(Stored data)
- - - -

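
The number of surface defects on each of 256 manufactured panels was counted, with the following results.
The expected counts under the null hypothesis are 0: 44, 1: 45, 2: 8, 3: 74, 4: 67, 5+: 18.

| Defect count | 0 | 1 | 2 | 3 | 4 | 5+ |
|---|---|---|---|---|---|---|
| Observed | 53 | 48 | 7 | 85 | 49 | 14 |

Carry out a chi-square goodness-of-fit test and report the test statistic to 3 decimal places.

χ² = (53−44)²/44 + (48−45)²/45 + (7−8)²/8 + (85−74)²/74 + (49−67)²/67 + (14−18)²/18
   = 1.8409 + 0.2000 + 0.1250 + 1.6351 + 4.8358 + 0.8889
Sum = 9.526

9.526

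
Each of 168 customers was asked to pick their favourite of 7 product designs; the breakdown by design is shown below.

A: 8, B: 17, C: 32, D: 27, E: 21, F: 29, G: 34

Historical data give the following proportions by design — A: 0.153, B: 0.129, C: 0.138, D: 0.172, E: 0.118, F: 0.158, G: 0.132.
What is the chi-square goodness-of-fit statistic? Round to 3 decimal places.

Expected counts E_i = n·p_i: 168×0.153 = 25.704, 168×0.129 = 21.672, 168×0.138 = 23.184, 168×0.172 = 28.896, 168×0.118 = 19.824, 168×0.158 = 26.544, 168×0.132 = 22.176.
cat         O        E   (O−E)²/E
A           8   25.704    12.1939
B          17   21.672     1.0072
C          32   23.184     3.3524
D          27   28.896     0.1244
E          21   19.824     0.0698
F          29   26.544     0.2272
G          34   22.176     6.3044
Sum = 23.279

23.279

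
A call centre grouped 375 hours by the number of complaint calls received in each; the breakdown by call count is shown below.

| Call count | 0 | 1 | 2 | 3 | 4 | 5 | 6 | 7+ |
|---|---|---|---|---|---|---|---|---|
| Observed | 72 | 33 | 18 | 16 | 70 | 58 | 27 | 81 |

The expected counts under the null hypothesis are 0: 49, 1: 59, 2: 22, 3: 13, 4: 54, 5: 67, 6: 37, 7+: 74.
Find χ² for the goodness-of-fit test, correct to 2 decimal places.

32.99

cat         O        E   (O−E)²/E
0          72       49     10.796
1          33       59     11.458
2          18       22      0.727
3          16       13      0.692
4          70       54      4.741
5          58       67      1.209
6          27       37      2.703
7+         81       74      0.662
Sum = 32.99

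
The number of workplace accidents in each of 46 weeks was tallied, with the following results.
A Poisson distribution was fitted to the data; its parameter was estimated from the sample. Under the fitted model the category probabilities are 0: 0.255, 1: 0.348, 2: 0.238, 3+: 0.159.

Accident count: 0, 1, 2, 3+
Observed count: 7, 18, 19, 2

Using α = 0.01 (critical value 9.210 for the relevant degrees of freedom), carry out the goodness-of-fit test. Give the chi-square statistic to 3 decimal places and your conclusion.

11.938; reject

Expected counts E_i = n·p_i: 46×0.255 = 11.73, 46×0.348 = 16.008, 46×0.238 = 10.948, 46×0.159 = 7.314.
χ² = (7−11.73)²/11.73 + (18−16.008)²/16.008 + (19−10.948)²/10.948 + (2−7.314)²/7.314
   = 1.9073 + 0.2479 + 5.9221 + 3.8609
Sum = 11.938
df = 2. Since 11.938 > 9.210, we reject H₀.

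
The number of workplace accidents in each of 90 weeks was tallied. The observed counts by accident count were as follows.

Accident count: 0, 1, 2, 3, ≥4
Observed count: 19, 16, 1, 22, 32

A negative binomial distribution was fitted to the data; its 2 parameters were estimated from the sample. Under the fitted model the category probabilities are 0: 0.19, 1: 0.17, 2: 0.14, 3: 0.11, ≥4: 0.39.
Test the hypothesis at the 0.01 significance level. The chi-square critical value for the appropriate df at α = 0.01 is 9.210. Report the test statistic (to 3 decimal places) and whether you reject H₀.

Expected counts E_i = n·p_i: 90×0.19 = 17.1, 90×0.17 = 15.3, 90×0.14 = 12.6, 90×0.11 = 9.9, 90×0.39 = 35.1.
cat         O        E   (O−E)²/E
0          19     17.1     0.2111
1          16     15.3     0.0320
2           1     12.6    10.6794
3          22      9.9    14.7889
≥4         32     35.1     0.2738
Sum = 25.985
df = 2. Since 25.985 > 9.210, we reject H₀.

25.985; reject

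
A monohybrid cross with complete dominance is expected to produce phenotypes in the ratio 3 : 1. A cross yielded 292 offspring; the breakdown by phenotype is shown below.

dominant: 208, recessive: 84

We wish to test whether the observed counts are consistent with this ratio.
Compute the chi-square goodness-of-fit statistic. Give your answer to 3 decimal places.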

- - - -

GOAL OF THE EXERCISE: Using the data above, return every line that contains the string "null".

COMPLETED TASK:
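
The expected counts under the null hypothesis are 0: 44, 1: 45, 2: 8, 3: 74, 4: 67, 5+: 18.
The expected counts under the null hypothesis are 0: 49, 1: 59, 2: 22, 3: 13, 4: 54, 5: 67, 6: 37, 7+: 74.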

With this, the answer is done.